▶ **What you will do**: In your reply, write out the records exactly, each line intact.

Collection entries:
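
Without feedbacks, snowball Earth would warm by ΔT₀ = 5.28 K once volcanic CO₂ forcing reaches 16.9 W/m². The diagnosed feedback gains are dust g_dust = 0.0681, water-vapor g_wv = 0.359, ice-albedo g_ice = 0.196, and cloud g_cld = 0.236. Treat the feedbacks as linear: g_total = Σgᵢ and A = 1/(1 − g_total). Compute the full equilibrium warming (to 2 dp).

Total gain g = 0.0681 + 0.359 + 0.196 + 0.236 = 0.8591.
Amplification A = 1/(1 − 0.8591) = 7.097.
ΔT = 5.28 × 7.097 = 37.47 K.

37.47 K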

▶ **Response below**:
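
Without feedbacks, snowball Earth would warm by ΔT₀ = 5.28 K once volcanic CO₂ forcing reaches 16.9 W/m². The diagnosed feedback gains are dust g_dust = 0.0681, water-vapor g_wv = 0.359, ice-albedo g_ice = 0.196, and cloud g_cld = 0.236. Treat the feedbacks as linear: g_total = Σgᵢ and A = 1/(1 − g_total). Compute the full equilibrium warming (to 2 dp).

Total gain g = 0.0681 + 0.359 + 0.196 + 0.236 = 0.8591.
Amplification A = 1/(1 − 0.8591) = 7.097.
ΔT = 5.28 × 7.097 = 37.47 K.

37.47 K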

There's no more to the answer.